■ **REQUIRED ACTION**: Start with the first line of the data and end with the line that holds "OP10 | 1 | 2"; write out each one exactly.

■ **EXERCISE DATA**:
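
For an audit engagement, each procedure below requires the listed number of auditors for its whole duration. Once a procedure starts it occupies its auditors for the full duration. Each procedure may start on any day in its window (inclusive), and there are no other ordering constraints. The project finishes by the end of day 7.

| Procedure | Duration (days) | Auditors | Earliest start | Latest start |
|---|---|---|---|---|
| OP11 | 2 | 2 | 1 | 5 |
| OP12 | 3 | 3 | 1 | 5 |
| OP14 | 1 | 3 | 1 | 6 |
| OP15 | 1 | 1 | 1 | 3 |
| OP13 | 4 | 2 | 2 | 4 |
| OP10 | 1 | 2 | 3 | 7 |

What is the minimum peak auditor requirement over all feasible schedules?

Early-start (OP11@1, OP12@1, OP14@1, OP15@1, OP13@2, OP10@3) gives peak 9: d1:9  d2:7  d3:7  d4:2  d5:2  d6:0  d7:0.
Shift OP14→4, OP15→3, OP13→4, OP10→5.
Schedule OP11@1, OP12@1, OP14@4, OP15@3, OP13@4, OP10@5: d1:5  d2:5  d3:4  d4:5  d5:4  d6:2  d7:2 — peak 5.

5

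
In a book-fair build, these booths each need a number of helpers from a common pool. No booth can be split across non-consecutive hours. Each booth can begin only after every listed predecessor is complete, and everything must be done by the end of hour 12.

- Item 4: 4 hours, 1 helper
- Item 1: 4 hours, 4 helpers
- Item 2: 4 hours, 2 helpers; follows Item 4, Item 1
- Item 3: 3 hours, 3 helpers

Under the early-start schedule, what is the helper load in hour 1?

8

At early start, hour 1 has: Item 4, Item 1, Item 3.
Demand: 1 + 4 + 3 = 8.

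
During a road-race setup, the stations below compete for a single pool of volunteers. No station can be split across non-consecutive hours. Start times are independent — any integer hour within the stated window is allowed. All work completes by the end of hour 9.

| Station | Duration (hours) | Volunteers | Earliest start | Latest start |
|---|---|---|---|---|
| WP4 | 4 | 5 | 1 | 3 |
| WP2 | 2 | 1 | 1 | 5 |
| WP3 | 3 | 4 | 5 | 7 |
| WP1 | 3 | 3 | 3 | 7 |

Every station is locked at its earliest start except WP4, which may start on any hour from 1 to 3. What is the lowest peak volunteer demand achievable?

8

WP4@1: h1:6  h2:6  h3:8  h4:8  h5:7  h6:4  h7:4  h8:0  h9:0 → peak 8
WP4@2: h1:1  h2:6  h3:8  h4:8  h5:12  h6:4  h7:4  h8:0  h9:0 → peak 12
WP4@3: h1:1  h2:1  h3:8  h4:8  h5:12  h6:9  h7:4  h8:0  h9:0 → peak 12
Best is WP4@1, peak 8.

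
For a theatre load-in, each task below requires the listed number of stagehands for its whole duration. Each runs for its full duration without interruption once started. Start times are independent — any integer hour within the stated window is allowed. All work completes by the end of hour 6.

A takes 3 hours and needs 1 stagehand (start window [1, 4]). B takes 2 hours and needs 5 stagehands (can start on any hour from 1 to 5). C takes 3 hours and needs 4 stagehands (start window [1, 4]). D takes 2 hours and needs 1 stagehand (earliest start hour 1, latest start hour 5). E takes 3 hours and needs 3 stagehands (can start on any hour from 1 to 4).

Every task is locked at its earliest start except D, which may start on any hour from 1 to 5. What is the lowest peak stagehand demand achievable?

D@1: h1:14  h2:14  h3:8  h4:0  h5:0  h6:0 → peak 14
D@2: h1:13  h2:14  h3:9  h4:0  h5:0  h6:0 → peak 14
D@3: h1:13  h2:13  h3:9  h4:1  h5:0  h6:0 → peak 13
D@4: h1:13  h2:13  h3:8  h4:1  h5:1  h6:0 → peak 13
D@5: h1:13  h2:13  h3:8  h4:0  h5:1  h6:1 → peak 13
Best is D@3, peak 13.

13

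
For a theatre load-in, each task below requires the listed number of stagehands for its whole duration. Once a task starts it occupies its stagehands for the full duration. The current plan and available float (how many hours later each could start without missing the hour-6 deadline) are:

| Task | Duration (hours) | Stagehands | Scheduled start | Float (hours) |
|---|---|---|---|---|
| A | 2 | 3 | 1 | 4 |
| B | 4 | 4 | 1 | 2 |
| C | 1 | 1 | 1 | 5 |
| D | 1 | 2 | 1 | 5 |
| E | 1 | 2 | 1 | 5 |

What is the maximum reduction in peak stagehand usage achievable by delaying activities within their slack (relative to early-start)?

7

Early-start peak: h1:12  h2:7  h3:4  h4:4  h5:0  h6:0 ⇒ 12.
Leveled (A@1, B@3, C@3, D@1, E@2): h1:5  h2:5  h3:5  h4:4  h5:4  h6:4 ⇒ 5.
Reduction 12 − 5 = 7.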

■ **RESULT FOR THIS EXERCISE**:
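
For an audit engagement, each procedure below requires the listed number of auditors for its whole duration. Once a procedure starts it occupies its auditors for the full duration. Each procedure may start on any day in its window (inclusive), and there are no other ordering constraints. The project finishes by the end of day 7.

| Procedure | Duration (days) | Auditors | Earliest start | Latest start |
|---|---|---|---|---|
| OP11 | 2 | 2 | 1 | 5 |
| OP12 | 3 | 3 | 1 | 5 |
| OP14 | 1 | 3 | 1 | 6 |
| OP15 | 1 | 1 | 1 | 3 |
| OP13 | 4 | 2 | 2 | 4 |
| OP10 | 1 | 2 | 3 | 7 |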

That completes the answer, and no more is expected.